Task objective:
The records below must be retyped exactly.
** Working data follows **
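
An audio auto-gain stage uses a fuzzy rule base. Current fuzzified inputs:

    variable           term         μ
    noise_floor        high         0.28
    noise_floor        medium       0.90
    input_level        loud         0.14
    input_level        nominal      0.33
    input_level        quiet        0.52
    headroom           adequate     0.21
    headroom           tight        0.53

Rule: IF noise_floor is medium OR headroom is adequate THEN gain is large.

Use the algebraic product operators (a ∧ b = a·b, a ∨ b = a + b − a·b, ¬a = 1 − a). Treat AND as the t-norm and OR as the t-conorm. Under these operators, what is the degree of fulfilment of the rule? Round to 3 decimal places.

0.921

firing strength: medium=0.90, adequate=0.21; OR[a + b − a·b] → w = 0.9210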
** End of Working data **
Exercise output:
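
An audio auto-gain stage uses a fuzzy rule base. Current fuzzified inputs:

    variable           term         μ
    noise_floor        high         0.28
    noise_floor        medium       0.90
    input_level        loud         0.14
    input_level        nominal      0.33
    input_level        quiet        0.52
    headroom           adequate     0.21
    headroom           tight        0.53

Rule: IF noise_floor is medium OR headroom is adequate THEN gain is large.

Use the algebraic product operators (a ∧ b = a·b, a ∨ b = a + b − a·b, ¬a = 1 − a). Treat AND as the t-norm and OR as the t-conorm. Under these operators, what is the degree of fulfilment of the rule? Round to 3 decimal places.

0.921

firing strength: medium=0.90, adequate=0.21; OR[a + b − a·b] → w = 0.9210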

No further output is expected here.